Stored data entries
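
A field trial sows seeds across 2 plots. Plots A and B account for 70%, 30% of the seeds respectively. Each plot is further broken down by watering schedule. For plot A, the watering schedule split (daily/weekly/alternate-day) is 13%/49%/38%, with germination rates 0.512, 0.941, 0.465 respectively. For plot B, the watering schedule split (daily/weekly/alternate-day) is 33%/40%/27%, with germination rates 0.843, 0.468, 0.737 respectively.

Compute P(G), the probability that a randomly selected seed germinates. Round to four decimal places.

0.6924

P(G|A) = 0.13·0.512 + 0.49·0.941 + 0.38·0.465 = 0.06656 + 0.46109 + 0.1767 = 0.70435
P(G|B) = 0.33·0.843 + 0.4·0.468 + 0.27·0.737 = 0.27819 + 0.1872 + 0.19899 = 0.66438
By total probability over the outer partition,
P(G) = 0.7·0.70435 + 0.3·0.66438
      = 0.493045 + 0.199314 = 0.692359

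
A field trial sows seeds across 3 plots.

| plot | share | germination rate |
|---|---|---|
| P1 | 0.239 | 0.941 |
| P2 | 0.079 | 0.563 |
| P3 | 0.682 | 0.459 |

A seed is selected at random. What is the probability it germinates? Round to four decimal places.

By the law of total probability,
P(G) = P(G|P1)·P(P1) + P(G|P2)·P(P2) + P(G|P3)·P(P3)
      = 0.941·0.239 + 0.563·0.079 + 0.459·0.682
      = 0.224899 + 0.044477 + 0.313038 = 0.582414

0.5824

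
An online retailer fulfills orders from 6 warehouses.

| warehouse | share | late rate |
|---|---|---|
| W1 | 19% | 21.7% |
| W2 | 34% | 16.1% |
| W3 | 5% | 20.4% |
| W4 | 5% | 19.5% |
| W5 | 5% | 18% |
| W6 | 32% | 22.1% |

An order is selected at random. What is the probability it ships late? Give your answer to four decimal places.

P(L) = P(L|W1)·P(W1) + P(L|W2)·P(W2) + P(L|W3)·P(W3) + P(L|W4)·P(W4) + P(L|W5)·P(W5) + P(L|W6)·P(W6)
      = 0.217·0.19 + 0.161·0.34 + 0.204·0.05 + 0.195·0.05 + 0.18·0.05 + 0.221·0.32
      = 0.04123 + 0.05474 + 0.0102 + 0.00975 + 0.009 + 0.07072 = 0.19564

P(L) ≈ 0.1956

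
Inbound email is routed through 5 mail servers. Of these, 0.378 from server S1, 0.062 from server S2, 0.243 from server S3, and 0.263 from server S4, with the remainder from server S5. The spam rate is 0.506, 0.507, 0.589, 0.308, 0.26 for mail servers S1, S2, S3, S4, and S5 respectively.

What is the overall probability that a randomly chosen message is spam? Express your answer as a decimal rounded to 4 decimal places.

P(S5) = 1 − (0.378 + 0.062 + 0.243 + 0.263) = 0.054.
P(S) = P(S|S1)·P(S1) + P(S|S2)·P(S2) + P(S|S3)·P(S3) + P(S|S4)·P(S4) + P(S|S5)·P(S5)
      = 0.506·0.378 + 0.507·0.062 + 0.589·0.243 + 0.308·0.263 + 0.26·0.054
      = 0.191268 + 0.031434 + 0.143127 + 0.081004 + 0.01404 = 0.460873

P(S) ≈ 0.4609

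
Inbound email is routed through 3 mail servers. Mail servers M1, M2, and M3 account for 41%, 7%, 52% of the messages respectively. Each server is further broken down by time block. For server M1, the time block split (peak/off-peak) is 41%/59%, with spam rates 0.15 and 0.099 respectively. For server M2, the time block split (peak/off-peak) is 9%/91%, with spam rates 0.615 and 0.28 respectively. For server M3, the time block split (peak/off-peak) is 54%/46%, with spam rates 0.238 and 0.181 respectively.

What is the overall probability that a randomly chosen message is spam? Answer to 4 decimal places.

P(S) ≈ 0.1810

P(S|M1) = 0.41·0.15 + 0.59·0.099 = 0.0615 + 0.05841 = 0.11991
P(S|M2) = 0.09·0.615 + 0.91·0.28 = 0.05535 + 0.2548 = 0.31015
P(S|M3) = 0.54·0.238 + 0.46·0.181 = 0.12852 + 0.08326 = 0.21178
By total probability over the outer partition,
P(S) = 0.41·0.11991 + 0.07·0.31015 + 0.52·0.21178
      = 0.0491631 + 0.0217105 + 0.1101256 = 0.1809992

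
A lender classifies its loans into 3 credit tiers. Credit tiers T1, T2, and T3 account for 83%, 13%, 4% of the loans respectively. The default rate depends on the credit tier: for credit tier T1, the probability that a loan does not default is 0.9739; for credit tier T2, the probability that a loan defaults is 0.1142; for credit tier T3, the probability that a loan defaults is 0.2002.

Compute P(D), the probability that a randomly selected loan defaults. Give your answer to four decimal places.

P(D) ≈ 0.0445

P(D|T1) = 1 − 0.9739 = 0.0261.
Using total probability over the partition,
P(D) = P(D|T1)·P(T1) + P(D|T2)·P(T2) + P(D|T3)·P(T3)
      = 0.0261·0.83 + 0.1142·0.13 + 0.2002·0.04
      = 0.021663 + 0.014846 + 0.008008 = 0.044517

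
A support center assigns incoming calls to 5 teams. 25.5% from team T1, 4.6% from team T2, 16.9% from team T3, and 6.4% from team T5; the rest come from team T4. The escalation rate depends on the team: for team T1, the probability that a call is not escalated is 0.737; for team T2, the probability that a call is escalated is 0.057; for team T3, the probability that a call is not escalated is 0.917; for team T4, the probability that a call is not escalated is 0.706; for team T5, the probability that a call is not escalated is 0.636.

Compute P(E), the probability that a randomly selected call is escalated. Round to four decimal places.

P(E) ≈ 0.2440

P(T4) = 1 − (0.255 + 0.046 + 0.169 + 0.064) = 0.466.
P(E|T1) = 1 − 0.737 = 0.263.
P(E|T3) = 1 − 0.917 = 0.083.
P(E|T4) = 1 − 0.706 = 0.294.
P(E|T5) = 1 − 0.636 = 0.364.
P(E) = P(E|T1)·P(T1) + P(E|T2)·P(T2) + P(E|T3)·P(T3) + P(E|T4)·P(T4) + P(E|T5)·P(T5)
      = 0.263·0.255 + 0.057·0.046 + 0.083·0.169 + 0.294·0.466 + 0.364·0.064
      = 0.067065 + 0.002622 + 0.014027 + 0.137004 + 0.023296 = 0.244014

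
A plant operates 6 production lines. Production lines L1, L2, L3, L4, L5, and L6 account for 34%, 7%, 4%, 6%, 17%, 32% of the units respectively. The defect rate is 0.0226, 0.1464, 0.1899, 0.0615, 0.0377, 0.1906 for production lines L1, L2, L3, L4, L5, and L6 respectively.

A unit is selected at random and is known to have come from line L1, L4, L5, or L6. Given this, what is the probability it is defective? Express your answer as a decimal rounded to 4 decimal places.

Let S = {L1, L4, L5, L6}.
P(S) = 0.34 + 0.06 + 0.17 + 0.32 = 0.89.
P(D ∩ S) = 0.0226·0.34 + 0.0615·0.06 + 0.0377·0.17 + 0.1906·0.32 = 0.007684 + 0.00369 + 0.006409 + 0.060992 = 0.078775.
P(D | S) = 0.078775 / 0.89 = 0.088511…

P(D|S) ≈ 0.0885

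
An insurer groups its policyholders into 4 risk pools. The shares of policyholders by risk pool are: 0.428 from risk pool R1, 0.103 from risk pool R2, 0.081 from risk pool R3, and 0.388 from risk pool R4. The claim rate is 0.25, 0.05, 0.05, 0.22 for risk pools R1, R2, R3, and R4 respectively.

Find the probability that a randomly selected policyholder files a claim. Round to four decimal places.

0.2016

P(C) = P(C|R1)·P(R1) + P(C|R2)·P(R2) + P(C|R3)·P(R3) + P(C|R4)·P(R4)
      = 0.25·0.428 + 0.05·0.103 + 0.05·0.081 + 0.22·0.388
      = 0.107 + 0.00515 + 0.00405 + 0.08536 = 0.20156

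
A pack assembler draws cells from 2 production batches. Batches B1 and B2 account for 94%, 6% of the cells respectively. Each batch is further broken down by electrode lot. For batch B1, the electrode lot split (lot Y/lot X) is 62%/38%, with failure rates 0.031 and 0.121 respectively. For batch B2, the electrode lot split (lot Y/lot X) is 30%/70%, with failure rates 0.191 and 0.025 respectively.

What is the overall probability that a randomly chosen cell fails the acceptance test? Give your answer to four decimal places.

P(F|B1) = 0.62·0.031 + 0.38·0.121 = 0.01922 + 0.04598 = 0.0652
P(F|B2) = 0.3·0.191 + 0.7·0.025 = 0.0573 + 0.0175 = 0.0748
By total probability over the outer partition,
P(F) = 0.94·0.0652 + 0.06·0.0748
      = 0.061288 + 0.004488 = 0.065776

0.0658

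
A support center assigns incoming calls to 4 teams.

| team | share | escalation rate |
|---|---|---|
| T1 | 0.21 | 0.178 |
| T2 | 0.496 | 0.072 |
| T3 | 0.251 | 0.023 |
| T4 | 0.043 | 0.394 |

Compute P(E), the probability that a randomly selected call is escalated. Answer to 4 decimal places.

0.0958

P(E) = P(E|T1)·P(T1) + P(E|T2)·P(T2) + P(E|T3)·P(T3) + P(E|T4)·P(T4)
      = 0.178·0.21 + 0.072·0.496 + 0.023·0.251 + 0.394·0.043
      = 0.03738 + 0.035712 + 0.005773 + 0.016942 = 0.095807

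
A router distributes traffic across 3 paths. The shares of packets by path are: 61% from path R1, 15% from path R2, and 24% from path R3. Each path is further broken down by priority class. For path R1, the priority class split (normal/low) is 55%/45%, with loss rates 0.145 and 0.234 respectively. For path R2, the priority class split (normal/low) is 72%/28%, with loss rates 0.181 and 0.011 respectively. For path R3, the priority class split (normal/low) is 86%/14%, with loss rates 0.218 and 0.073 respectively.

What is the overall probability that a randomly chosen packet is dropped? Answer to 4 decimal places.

0.1803

P(L|R1) = 0.55·0.145 + 0.45·0.234 = 0.07975 + 0.1053 = 0.18505
P(L|R2) = 0.72·0.181 + 0.28·0.011 = 0.13032 + 0.00308 = 0.1334
P(L|R3) = 0.86·0.218 + 0.14·0.073 = 0.18748 + 0.01022 = 0.1977
By total probability over the outer partition,
P(L) = 0.61·0.18505 + 0.15·0.1334 + 0.24·0.1977
      = 0.1128805 + 0.02001 + 0.047448 = 0.1803385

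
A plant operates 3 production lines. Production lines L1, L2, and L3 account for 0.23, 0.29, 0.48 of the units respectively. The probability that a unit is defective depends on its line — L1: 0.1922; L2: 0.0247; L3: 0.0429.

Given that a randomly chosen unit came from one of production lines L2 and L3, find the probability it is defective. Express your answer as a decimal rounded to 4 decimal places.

P(D|S) ≈ 0.0360

Let S = {L2, L3}.
P(S) = 0.29 + 0.48 = 0.77.
P(D ∩ S) = 0.0247·0.29 + 0.0429·0.48 = 0.007163 + 0.020592 = 0.027755.
P(D | S) = 0.027755 / 0.77 = 0.036045…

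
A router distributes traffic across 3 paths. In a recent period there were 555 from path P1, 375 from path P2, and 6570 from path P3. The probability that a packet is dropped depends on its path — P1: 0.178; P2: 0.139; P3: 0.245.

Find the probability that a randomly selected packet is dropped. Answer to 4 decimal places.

Total: 555 + 375 + 6570 = 7500.
P(P1) = 555/7500 = 0.074. P(P2) = 375/7500 = 0.05. P(P3) = 6570/7500 = 0.876.
P(L) = P(L|P1)·P(P1) + P(L|P2)·P(P2) + P(L|P3)·P(P3)
      = 0.178·0.074 + 0.139·0.05 + 0.245·0.876
      = 0.013172 + 0.00695 + 0.21462 = 0.234742

P(L) ≈ 0.2347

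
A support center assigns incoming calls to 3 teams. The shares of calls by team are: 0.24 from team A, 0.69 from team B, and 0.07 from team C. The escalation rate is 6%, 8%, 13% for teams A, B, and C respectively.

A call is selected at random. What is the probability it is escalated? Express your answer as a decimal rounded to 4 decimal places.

0.0787

P(E) = P(E|A)·P(A) + P(E|B)·P(B) + P(E|C)·P(C)
      = 0.06·0.24 + 0.08·0.69 + 0.13·0.07
      = 0.0144 + 0.0552 + 0.0091 = 0.0787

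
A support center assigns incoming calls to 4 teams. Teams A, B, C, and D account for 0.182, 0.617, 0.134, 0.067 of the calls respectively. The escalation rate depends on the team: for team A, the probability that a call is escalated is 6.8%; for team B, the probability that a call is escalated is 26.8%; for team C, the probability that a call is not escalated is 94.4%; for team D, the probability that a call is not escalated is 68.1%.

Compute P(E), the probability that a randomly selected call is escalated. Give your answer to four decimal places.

P(E|C) = 1 − 0.944 = 0.056.
P(E|D) = 1 − 0.681 = 0.319.
Using total probability over the partition,
P(E) = P(E|A)·P(A) + P(E|B)·P(B) + P(E|C)·P(C) + P(E|D)·P(D)
      = 0.068·0.182 + 0.268·0.617 + 0.056·0.134 + 0.319·0.067
      = 0.012376 + 0.165356 + 0.007504 + 0.021373 = 0.206609

0.2066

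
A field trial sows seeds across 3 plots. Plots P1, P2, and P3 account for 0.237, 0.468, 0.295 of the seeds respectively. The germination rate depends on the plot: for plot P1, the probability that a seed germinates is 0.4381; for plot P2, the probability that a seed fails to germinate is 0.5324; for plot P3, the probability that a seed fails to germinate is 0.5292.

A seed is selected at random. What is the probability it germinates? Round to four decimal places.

P(G|P2) = 1 − 0.5324 = 0.4676.
P(G|P3) = 1 − 0.5292 = 0.4708.
Summing over the partition,
P(G) = P(G|P1)·P(P1) + P(G|P2)·P(P2) + P(G|P3)·P(P3)
      = 0.4381·0.237 + 0.4676·0.468 + 0.4708·0.295
      = 0.1038297 + 0.2188368 + 0.138886 = 0.4615525

P(G) ≈ 0.4616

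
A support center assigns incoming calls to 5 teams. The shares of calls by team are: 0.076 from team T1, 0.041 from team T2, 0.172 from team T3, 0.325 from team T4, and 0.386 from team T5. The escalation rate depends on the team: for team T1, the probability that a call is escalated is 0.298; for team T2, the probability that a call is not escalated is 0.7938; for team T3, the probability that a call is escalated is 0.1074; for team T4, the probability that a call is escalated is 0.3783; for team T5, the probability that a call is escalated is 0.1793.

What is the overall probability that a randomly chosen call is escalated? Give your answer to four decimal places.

P(E) ≈ 0.2417

P(E|T2) = 1 − 0.7938 = 0.2062.
Using total probability over the partition,
P(E) = P(E|T1)·P(T1) + P(E|T2)·P(T2) + P(E|T3)·P(T3) + P(E|T4)·P(T4) + P(E|T5)·P(T5)
      = 0.298·0.076 + 0.2062·0.041 + 0.1074·0.172 + 0.3783·0.325 + 0.1793·0.386
      = 0.022648 + 0.0084542 + 0.0184728 + 0.1229475 + 0.0692098 = 0.2417323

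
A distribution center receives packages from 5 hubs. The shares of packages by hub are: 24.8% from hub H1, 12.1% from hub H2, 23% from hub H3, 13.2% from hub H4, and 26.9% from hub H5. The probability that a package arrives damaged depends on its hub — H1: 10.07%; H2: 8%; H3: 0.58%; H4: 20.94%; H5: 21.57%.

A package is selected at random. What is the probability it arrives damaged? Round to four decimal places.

0.1217

P(D) = P(D|H1)·P(H1) + P(D|H2)·P(H2) + P(D|H3)·P(H3) + P(D|H4)·P(H4) + P(D|H5)·P(H5)
      = 0.1007·0.248 + 0.08·0.121 + 0.0058·0.23 + 0.2094·0.132 + 0.2157·0.269
      = 0.0249736 + 0.00968 + 0.001334 + 0.0276408 + 0.0580233 = 0.1216517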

- _EXERCISE GOAL_:
Examine each line of the records above and tally those with the string "plots". State the total alone.

- _RESPONSE TO THE EXERCISE_:
3